··· INPUT DATA ···

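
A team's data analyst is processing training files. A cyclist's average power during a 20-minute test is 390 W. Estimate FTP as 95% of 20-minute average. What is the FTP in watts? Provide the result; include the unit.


FTP = 20-min power * 0.95
= 390 * 0.95
= 370.5 W

370.5 W


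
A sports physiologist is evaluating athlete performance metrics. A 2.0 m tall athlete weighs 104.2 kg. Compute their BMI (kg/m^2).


height^2 = 4.0 m^2
BMI = 104.2 / 4.0 = 26.05 kg/m^2

26.05 kg/m^2


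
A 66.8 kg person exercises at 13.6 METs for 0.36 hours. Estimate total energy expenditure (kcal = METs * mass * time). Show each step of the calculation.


Energy = METs * mass(kg) * time(h)
= 13.6 * 66.8 * 0.36
= 327.05 kcal

327.05 kcal


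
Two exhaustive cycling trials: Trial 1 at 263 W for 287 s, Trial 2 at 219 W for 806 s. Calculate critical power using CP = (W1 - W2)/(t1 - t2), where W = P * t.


W1 = 263 * 287 = 75481 J
W2 = 219 * 806 = 176514 J
CP = (75481 - 176514) / (287 - 806)
= -101033 / -519
= 194.67 W

194.67 W


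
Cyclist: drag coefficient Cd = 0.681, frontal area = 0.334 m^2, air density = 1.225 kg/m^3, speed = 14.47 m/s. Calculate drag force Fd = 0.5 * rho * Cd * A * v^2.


v^2 = 14.47^2 = 209.3809
Fd = 0.5 * 1.225 * 0.681 * 0.334 * 209.3809
= 29.17 N

29.17 N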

···

_ACTION ITEM:_ Write out each line of the data above again, exactly as given.

_SOLVED EXERCISE:_
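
A team's data analyst is processing training files. A cyclist's average power during a 20-minute test is 390 W. Estimate FTP as 95% of 20-minute average. What is the FTP in watts? Provide the result; include the unit.


FTP = 20-min power * 0.95
= 390 * 0.95
= 370.5 W

370.5 W


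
A sports physiologist is evaluating athlete performance metrics. A 2.0 m tall athlete weighs 104.2 kg. Compute their BMI (kg/m^2).


height^2 = 4.0 m^2
BMI = 104.2 / 4.0 = 26.05 kg/m^2

26.05 kg/m^2


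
A 66.8 kg person exercises at 13.6 METs for 0.36 hours. Estimate total energy expenditure (kcal = METs * mass * time). Show each step of the calculation.


Energy = METs * mass(kg) * time(h)
= 13.6 * 66.8 * 0.36
= 327.05 kcal

327.05 kcal


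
Two exhaustive cycling trials: Trial 1 at 263 W for 287 s, Trial 2 at 219 W for 806 s. Calculate critical power using CP = (W1 - W2)/(t1 - t2), where W = P * t.


W1 = 263 * 287 = 75481 J
W2 = 219 * 806 = 176514 J
CP = (75481 - 176514) / (287 - 806)
= -101033 / -519
= 194.67 W

194.67 W


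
Cyclist: drag coefficient Cd = 0.681, frontal area = 0.334 m^2, air density = 1.225 kg/m^3, speed = 14.47 m/s. Calculate drag force Fd = 0.5 * rho * Cd * A * v^2.


v^2 = 14.47^2 = 209.3809
Fd = 0.5 * 1.225 * 0.681 * 0.334 * 209.3809
= 29.17 N

29.17 N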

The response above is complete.